# ASSIGNED TASK
Search the records that follow and extract every line containing the string "number".

»»

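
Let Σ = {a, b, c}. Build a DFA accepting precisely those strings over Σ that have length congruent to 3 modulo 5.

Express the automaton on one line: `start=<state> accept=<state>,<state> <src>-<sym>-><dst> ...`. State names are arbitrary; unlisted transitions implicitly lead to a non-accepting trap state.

Count input length modulo 5: every symbol advances one step around the cycle q0 → q1 → q2 → q3 → q4 → q0. Accept at q3.
5 states suffice.
        a   b   c  
>  q0   q1  q1  q1 
   q1   q2  q2  q2 
   q2   q3  q3  q3 
 * q3   q4  q4  q4 
   q4   q0  q0  q0 
(> = start, * = accepting)

start=q0 accept=q3 q0-a->q1 q0-b->q1 q0-c->q1 q1-a->q2 q1-b->q2 q1-c->q2 q2-a->q3 q2-b->q3 q2-c->q3 q3-a->q4 q3-b->q4 q3-c->q4 q4-a->q0 q4-b->q0 q4-c->q0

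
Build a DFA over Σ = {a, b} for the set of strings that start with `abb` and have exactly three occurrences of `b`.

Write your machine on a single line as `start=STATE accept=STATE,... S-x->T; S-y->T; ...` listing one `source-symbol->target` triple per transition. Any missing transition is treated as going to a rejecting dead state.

Build one automaton per condition and run them in lockstep. One (5 states) tracks whether the input so far still matches the prefix `abb`; the other (5 states) tracks the count of `b`s, saturating at 4. Each combined state is a pair, one component from each; accept when both components accept. After merging equivalent states the machine shrinks.
With 6 states:
        a   b  
>  s0   s1  s2 
   s1   s2  s3 
   s2   s2  s2 
   s3   s2  s4 
   s4   s4  s5 
 * s5   s5  s2 
(> = start, * = accepting)

start=s0; accept=s5; s0-a->s1; s0-b->s2; s1-a->s2; s1-b->s3; s2-a->s2; s2-b->s2; s3-a->s2; s3-b->s4; s4-a->s4; s4-b->s5; s5-a->s5; s5-b->s2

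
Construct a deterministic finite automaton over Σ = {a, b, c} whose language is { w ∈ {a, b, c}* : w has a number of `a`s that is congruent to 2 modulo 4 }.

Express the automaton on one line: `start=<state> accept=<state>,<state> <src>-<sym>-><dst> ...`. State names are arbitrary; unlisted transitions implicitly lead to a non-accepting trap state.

Keep the running count of `a`s modulo 4: each `a` advances along the cycle s0 → s1 → s2 → s3 → s0 while other symbols loop. Accept at s2.
        a   b   c  
>  s0   s1  s0  s0 
   s1   s2  s1  s1 
 * s2   s3  s2  s2 
   s3   s0  s3  s3 
(> = start, * = accepting)

start=s0 accept=s2 s0-a->s1 s0-b->s0 s0-c->s0 s1-a->s2 s1-b->s1 s1-c->s1 s2-a->s3 s2-b->s2 s2-c->s2 s3-a->s0 s3-b->s3 s3-c->s3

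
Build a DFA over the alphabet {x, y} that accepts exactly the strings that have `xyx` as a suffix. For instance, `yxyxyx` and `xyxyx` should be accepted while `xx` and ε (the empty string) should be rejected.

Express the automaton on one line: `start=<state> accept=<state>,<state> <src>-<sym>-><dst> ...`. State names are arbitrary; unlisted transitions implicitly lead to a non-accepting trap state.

start=A accept=D A-x->B A-y->A B-x->B B-y->C C-x->D C-y->A D-x->B D-y->C

Let each state record the length of the longest suffix of the input read so far that is also a prefix of `xyx`. B means the last symbol is `x`; C means the last 2 symbols are `xy`; D means the last 3 symbols are `xyx`. Accept only at D, where the string currently ends in `xyx`.
       x  y 
>  A   B  A 
   B   B  C 
   C   D  A 
 * D   B  C 
(> = start, * = accepting)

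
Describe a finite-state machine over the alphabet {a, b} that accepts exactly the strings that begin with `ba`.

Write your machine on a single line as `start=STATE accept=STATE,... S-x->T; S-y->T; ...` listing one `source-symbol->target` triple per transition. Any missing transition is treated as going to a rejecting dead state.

start=q0; accept=q2; q0-a->q3; q0-b->q1; q1-a->q2; q1-b->q3; q2-a->q2; q2-b->q2; q3-a->q3; q3-b->q3

Walk along `ba` while the input agrees: from q0 take `b` to q1, and so on. Any deviation drops to the rejecting sink q3. Once q2 is reached the prefix is confirmed and every continuation is accepted.
4 states suffice.
        a   b  
>  q0   q3  q1 
   q1   q2  q3 
 * q2   q2  q2 
   q3   q3  q3 
(> = start, * = accepting)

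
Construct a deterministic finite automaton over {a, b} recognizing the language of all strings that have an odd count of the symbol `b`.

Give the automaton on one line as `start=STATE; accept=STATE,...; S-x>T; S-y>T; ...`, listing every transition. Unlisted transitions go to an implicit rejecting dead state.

The only thing that matters is how many `b`s have appeared, reduced mod 2. Use one state per residue: S0 for 0, …, S1 for 1. Reading `b` moves to the next residue; anything else stays put. S1 is accepting.
With 2 states:
        a   b  
>  S0   S0  S1 
 * S1   S1  S0 
(> = start, * = accepting)

start=S0; accept=S1; S0-a>S0; S0-b>S1; S1-a>S1; S1-b>S0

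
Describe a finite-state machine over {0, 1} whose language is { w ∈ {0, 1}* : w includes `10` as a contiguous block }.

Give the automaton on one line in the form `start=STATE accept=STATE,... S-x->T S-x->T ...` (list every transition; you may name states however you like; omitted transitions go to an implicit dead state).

Track how much of `10` has been matched so far: state q0 is no progress, q2 is the absorbing accept state reached once `10` has occurred. Intermediate states record partial matches; on a mismatch, fall back to the longest reusable overlap.
With 3 states:
        0   1  
>  q0   q0  q1 
   q1   q2  q1 
 * q2   q2  q2 
(> = start, * = accepting)

start=q0 accept=q2 q0-0->q0 q0-1->q1 q1-0->q2 q1-1->q1 q2-0->q2 q2-1->q2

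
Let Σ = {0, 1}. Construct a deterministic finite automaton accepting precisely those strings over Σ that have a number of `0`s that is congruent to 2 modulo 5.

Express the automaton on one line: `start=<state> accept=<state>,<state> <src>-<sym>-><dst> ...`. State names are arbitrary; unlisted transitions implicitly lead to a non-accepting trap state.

start=q0 accept=q2 q0-0->q1 q0-1->q0 q1-0->q2 q1-1->q1 q2-0->q3 q2-1->q2 q3-0->q4 q3-1->q3 q4-0->q0 q4-1->q4

Keep the running count of `0`s modulo 5: each `0` advances along the cycle q0 → q1 → q2 → q3 → q4 → q0 while other symbols loop. Accept at q2.
        0   1  
>  q0   q1  q0 
   q1   q2  q1 
 * q2   q3  q2 
   q3   q4  q3 
   q4   q0  q4 
(> = start, * = accepting)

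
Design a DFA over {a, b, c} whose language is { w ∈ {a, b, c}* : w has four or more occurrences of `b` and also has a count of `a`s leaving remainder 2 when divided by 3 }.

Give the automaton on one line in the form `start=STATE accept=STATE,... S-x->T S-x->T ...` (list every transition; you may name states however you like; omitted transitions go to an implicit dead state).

start=q0 accept=q14 q0-a->q1 q0-b->q2 q0-c->q0 q1-a->q3 q1-b->q4 q1-c->q1 q2-a->q4 q2-b->q5 q2-c->q2 q3-a->q0 q3-b->q6 q3-c->q3 q4-a->q6 q4-b->q7 q4-c->q4 q5-a->q7 q5-b->q8 q5-c->q5 q6-a->q2 q6-b->q9 q6-c->q6 q7-a->q9 q7-b->q10 q7-c->q7 q8-a->q10 q8-b->q11 q8-c->q8 q9-a->q5 q9-b->q12 q9-c->q9 q10-a->q12 q10-b->q13 q10-c->q10 q11-a->q13 q11-b->q11 q11-c->q11 q12-a->q8 q12-b->q14 q12-c->q12 q13-a->q14 q13-b->q13 q13-c->q13 q14-a->q11 q14-b->q14 q14-c->q14

Build one automaton per condition and run them in lockstep. One (6 states) tracks the count of `b`s, saturating at 5; the other (3 states) tracks the count of `a`s modulo 3. Each combined state is a pair, one component from each; accept when both components accept. Minimizing collapses redundant product states.
With 15 states:
          a    b    c  
>  q0     q1   q2   q0 
   q1     q3   q4   q1 
   q2     q4   q5   q2 
   q3     q0   q6   q3 
   q4     q6   q7   q4 
   q5     q7   q8   q5 
   q6     q2   q9   q6 
   q7     q9  q10   q7 
   q8    q10  q11   q8 
   q9     q5  q12   q9 
   q10   q12  q13  q10 
   q11   q13  q11  q11 
   q12    q8  q14  q12 
   q13   q14  q13  q13 
 * q14   q11  q14  q14 
(> = start, * = accepting)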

««

# REPLY
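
Construct a deterministic finite automaton over Σ = {a, b, c} whose language is { w ∈ {a, b, c}* : w has a number of `a`s that is congruent to 2 modulo 4 }.
Let Σ = {0, 1}. Construct a deterministic finite automaton accepting precisely those strings over Σ that have a number of `0`s that is congruent to 2 modulo 5.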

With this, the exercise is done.